LISTED RECORDS =
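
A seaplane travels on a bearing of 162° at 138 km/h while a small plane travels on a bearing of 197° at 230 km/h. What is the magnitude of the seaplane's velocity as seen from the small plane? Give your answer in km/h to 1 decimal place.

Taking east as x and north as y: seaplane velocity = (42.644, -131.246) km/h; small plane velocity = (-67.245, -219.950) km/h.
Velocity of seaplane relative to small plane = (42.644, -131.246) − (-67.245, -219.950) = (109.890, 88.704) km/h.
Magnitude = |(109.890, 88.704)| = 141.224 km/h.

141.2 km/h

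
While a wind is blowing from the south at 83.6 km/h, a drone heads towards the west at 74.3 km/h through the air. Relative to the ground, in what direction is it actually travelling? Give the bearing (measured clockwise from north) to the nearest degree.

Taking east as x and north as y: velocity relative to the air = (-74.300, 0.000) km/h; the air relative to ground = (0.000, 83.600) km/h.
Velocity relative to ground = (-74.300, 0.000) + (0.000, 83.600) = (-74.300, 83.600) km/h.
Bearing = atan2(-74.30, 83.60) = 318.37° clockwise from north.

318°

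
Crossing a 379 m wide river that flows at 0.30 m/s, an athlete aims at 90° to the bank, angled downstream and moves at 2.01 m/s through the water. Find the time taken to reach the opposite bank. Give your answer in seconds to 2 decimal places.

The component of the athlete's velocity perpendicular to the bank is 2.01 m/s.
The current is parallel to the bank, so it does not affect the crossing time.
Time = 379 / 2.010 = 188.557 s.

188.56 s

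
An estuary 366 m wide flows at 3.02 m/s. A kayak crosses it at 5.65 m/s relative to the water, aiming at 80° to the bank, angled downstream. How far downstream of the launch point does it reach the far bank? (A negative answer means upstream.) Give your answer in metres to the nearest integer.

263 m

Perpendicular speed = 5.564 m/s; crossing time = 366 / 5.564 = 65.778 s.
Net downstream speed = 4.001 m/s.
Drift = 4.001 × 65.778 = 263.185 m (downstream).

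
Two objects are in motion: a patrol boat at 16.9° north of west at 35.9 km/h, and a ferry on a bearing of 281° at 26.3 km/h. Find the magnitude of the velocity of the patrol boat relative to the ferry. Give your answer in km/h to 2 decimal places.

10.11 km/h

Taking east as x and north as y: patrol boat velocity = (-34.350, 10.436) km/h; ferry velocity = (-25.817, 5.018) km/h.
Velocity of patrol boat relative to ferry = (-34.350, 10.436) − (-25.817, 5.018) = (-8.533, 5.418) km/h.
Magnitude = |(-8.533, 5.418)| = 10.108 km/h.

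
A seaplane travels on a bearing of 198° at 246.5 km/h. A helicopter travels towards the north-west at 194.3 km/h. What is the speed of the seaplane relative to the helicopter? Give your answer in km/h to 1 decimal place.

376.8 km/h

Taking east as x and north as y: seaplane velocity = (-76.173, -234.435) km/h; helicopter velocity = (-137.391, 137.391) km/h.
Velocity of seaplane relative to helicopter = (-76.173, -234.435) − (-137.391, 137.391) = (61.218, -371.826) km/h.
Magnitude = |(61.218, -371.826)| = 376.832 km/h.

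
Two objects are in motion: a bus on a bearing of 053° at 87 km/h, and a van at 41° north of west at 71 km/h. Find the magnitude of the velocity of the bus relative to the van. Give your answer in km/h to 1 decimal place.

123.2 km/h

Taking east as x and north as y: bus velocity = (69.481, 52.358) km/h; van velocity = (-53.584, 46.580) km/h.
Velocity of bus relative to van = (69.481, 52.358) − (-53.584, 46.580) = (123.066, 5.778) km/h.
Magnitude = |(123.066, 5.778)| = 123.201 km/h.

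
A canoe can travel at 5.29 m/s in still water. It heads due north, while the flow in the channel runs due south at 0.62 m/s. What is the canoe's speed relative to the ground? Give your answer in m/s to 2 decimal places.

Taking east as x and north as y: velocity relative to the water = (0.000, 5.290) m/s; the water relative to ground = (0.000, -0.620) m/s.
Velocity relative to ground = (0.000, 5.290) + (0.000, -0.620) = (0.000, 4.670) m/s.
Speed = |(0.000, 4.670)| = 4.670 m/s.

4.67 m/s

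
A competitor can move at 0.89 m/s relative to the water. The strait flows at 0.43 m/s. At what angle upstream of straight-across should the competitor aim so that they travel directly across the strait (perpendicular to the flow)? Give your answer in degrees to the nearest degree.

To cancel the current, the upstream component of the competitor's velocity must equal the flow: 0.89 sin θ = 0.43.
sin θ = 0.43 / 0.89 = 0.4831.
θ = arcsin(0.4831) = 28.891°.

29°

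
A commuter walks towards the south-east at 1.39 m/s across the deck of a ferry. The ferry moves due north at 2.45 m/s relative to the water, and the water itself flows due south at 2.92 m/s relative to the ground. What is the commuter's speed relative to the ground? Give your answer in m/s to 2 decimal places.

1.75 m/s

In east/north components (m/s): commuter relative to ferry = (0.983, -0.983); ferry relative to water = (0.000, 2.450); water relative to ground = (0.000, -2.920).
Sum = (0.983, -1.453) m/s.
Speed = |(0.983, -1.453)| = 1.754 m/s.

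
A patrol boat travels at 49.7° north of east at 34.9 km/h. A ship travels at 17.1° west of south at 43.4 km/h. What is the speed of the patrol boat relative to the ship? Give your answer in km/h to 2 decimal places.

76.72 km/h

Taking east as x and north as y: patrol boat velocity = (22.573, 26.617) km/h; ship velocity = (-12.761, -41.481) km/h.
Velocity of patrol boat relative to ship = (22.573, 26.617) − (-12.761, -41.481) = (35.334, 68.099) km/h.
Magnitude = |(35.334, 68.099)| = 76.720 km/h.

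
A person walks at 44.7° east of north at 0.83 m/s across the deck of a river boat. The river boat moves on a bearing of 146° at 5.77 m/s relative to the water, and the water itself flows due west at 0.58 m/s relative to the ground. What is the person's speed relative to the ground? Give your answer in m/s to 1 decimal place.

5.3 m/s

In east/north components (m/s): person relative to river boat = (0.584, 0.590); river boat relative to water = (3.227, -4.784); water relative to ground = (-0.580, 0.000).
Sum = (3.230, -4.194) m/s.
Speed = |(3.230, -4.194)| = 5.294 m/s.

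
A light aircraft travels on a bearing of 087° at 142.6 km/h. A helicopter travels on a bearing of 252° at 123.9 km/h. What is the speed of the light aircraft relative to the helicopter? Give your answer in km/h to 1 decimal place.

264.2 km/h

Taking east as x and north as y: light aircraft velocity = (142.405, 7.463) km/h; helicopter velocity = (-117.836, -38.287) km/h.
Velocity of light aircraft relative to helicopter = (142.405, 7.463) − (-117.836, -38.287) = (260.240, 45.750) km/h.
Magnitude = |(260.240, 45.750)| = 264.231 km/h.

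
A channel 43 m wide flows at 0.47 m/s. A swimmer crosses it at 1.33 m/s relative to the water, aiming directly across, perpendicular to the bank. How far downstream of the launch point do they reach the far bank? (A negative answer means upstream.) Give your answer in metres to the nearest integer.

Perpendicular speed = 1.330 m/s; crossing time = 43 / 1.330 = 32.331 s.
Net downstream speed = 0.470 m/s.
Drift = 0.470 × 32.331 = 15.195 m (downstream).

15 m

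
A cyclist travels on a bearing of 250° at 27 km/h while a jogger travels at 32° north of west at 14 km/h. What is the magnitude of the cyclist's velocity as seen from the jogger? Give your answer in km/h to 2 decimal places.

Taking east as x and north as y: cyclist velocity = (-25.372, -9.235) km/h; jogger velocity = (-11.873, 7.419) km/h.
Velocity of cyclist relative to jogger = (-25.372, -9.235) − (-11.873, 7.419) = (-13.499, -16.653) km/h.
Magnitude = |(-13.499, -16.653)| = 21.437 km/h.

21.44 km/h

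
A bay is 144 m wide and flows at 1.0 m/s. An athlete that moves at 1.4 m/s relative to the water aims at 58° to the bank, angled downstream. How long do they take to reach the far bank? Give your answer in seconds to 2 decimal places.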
==
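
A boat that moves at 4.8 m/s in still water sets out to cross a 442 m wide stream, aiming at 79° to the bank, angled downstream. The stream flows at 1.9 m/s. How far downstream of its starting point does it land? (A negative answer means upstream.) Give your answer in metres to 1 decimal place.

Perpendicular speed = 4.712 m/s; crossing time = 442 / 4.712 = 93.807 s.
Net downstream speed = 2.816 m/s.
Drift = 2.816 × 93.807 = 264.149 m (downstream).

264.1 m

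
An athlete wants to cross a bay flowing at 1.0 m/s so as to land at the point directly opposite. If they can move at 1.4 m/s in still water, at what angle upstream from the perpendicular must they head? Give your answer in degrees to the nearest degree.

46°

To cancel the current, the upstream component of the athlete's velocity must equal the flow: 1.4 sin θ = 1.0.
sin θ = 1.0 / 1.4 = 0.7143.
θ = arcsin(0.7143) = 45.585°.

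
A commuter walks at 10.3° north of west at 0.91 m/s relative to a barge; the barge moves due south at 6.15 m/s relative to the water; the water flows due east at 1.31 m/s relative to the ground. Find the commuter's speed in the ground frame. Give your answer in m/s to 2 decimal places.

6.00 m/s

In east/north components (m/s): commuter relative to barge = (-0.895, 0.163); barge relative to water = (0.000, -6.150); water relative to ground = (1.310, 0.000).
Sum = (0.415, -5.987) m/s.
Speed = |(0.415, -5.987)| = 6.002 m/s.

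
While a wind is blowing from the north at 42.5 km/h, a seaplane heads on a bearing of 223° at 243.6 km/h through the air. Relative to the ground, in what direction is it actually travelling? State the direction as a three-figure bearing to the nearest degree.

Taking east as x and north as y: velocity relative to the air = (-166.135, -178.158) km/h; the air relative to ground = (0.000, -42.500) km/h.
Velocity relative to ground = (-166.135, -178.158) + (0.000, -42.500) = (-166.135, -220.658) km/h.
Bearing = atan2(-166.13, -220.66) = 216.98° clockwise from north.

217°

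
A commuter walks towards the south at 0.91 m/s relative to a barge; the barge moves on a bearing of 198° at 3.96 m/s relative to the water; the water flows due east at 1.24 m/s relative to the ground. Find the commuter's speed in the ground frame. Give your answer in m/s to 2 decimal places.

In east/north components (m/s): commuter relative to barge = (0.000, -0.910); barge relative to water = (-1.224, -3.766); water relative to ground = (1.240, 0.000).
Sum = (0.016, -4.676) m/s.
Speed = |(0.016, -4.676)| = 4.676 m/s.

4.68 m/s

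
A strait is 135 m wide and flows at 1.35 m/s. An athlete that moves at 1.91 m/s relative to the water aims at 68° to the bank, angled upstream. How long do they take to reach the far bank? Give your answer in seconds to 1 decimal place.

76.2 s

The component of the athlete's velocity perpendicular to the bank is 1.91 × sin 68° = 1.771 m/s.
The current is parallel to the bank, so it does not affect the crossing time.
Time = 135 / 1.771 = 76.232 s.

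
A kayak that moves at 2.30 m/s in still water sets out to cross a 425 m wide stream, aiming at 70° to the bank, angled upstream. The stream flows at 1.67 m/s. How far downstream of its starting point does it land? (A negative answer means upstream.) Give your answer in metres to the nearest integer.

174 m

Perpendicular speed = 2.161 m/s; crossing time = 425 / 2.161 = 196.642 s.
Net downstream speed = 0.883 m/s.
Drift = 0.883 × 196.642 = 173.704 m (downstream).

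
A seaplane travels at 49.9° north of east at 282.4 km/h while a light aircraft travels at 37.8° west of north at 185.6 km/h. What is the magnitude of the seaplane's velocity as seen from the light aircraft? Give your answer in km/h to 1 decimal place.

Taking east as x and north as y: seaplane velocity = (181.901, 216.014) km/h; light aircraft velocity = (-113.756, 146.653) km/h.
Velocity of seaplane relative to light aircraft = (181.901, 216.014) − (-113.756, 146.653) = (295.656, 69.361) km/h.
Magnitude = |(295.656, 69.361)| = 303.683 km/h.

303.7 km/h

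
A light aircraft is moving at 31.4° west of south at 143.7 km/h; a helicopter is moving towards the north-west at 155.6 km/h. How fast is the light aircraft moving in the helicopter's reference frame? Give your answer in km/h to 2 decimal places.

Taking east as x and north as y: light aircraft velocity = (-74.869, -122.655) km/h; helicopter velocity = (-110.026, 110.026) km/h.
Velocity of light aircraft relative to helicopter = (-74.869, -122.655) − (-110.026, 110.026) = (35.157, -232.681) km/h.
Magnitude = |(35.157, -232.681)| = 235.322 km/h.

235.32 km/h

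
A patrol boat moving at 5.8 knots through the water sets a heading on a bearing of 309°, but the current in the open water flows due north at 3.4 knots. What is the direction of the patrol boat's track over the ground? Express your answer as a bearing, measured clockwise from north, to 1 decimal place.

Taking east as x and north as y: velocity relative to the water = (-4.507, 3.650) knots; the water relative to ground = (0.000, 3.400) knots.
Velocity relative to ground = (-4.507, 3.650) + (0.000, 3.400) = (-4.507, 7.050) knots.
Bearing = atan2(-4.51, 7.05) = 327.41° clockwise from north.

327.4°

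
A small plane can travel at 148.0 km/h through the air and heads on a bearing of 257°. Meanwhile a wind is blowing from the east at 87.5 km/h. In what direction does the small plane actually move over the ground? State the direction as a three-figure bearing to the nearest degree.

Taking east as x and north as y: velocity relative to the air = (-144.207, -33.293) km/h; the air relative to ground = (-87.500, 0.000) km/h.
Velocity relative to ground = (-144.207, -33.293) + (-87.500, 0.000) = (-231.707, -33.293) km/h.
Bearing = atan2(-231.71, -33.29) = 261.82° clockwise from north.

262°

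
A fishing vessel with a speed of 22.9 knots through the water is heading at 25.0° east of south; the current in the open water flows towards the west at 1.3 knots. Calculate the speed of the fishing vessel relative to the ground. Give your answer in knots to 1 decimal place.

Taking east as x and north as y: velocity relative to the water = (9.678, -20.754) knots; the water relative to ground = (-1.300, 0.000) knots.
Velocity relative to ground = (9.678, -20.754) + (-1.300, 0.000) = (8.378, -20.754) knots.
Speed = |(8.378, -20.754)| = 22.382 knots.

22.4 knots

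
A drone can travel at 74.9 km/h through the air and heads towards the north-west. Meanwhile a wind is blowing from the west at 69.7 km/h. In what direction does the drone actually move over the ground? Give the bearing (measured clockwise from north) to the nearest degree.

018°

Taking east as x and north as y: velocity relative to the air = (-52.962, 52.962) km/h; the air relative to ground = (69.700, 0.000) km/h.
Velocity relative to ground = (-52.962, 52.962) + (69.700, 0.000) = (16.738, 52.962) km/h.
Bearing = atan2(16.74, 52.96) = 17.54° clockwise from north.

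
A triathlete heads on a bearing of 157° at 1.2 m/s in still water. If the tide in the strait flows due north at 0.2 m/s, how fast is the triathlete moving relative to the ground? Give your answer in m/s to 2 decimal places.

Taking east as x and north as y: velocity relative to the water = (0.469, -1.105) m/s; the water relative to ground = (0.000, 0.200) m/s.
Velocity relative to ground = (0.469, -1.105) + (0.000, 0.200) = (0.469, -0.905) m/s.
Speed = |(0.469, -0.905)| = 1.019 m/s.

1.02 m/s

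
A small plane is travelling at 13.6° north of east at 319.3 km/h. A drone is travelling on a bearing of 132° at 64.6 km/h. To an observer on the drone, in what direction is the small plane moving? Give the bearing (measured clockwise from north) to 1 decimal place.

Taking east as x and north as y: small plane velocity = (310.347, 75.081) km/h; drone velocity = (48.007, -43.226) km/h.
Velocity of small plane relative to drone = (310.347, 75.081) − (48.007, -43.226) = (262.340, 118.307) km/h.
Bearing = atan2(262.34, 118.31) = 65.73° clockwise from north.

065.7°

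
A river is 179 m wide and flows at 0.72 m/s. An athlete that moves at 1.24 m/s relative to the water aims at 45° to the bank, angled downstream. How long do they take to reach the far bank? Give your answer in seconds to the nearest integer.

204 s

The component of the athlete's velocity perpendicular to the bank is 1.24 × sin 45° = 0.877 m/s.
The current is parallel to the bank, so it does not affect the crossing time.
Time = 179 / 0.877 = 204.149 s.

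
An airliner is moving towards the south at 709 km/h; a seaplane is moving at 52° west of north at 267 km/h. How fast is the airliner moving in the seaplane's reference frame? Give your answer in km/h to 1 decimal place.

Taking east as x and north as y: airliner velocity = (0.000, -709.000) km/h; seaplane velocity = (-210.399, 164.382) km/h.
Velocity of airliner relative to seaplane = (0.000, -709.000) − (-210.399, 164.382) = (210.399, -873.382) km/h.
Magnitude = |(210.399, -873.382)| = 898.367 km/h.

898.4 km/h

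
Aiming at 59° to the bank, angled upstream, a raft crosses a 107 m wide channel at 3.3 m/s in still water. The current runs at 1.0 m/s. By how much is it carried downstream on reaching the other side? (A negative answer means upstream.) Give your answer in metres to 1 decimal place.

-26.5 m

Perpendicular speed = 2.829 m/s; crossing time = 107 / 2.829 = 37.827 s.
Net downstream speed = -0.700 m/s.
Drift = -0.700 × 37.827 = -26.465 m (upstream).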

ASSIGNMENT = Taking the records above, retype every line from the one with "A channel 43" down to the one with "A bay is 144", exactly and with nothing else.

EXERCISE RESPONSE =
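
A channel 43 m wide flows at 0.47 m/s. A swimmer crosses it at 1.33 m/s relative to the water, aiming directly across, perpendicular to the bank. How far downstream of the launch point do they reach the far bank? (A negative answer means upstream.) Give your answer in metres to the nearest integer.

Perpendicular speed = 1.330 m/s; crossing time = 43 / 1.330 = 32.331 s.
Net downstream speed = 0.470 m/s.
Drift = 0.470 × 32.331 = 15.195 m (downstream).

15 m

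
A cyclist travels on a bearing of 250° at 27 km/h while a jogger travels at 32° north of west at 14 km/h. What is the magnitude of the cyclist's velocity as seen from the jogger? Give your answer in km/h to 2 decimal places.

Taking east as x and north as y: cyclist velocity = (-25.372, -9.235) km/h; jogger velocity = (-11.873, 7.419) km/h.
Velocity of cyclist relative to jogger = (-25.372, -9.235) − (-11.873, 7.419) = (-13.499, -16.653) km/h.
Magnitude = |(-13.499, -16.653)| = 21.437 km/h.

21.44 km/h

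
A bay is 144 m wide and flows at 1.0 m/s. An athlete that moves at 1.4 m/s relative to the water aims at 58° to the bank, angled downstream. How long do they take to reach the far bank? Give your answer in seconds to 2 decimal places.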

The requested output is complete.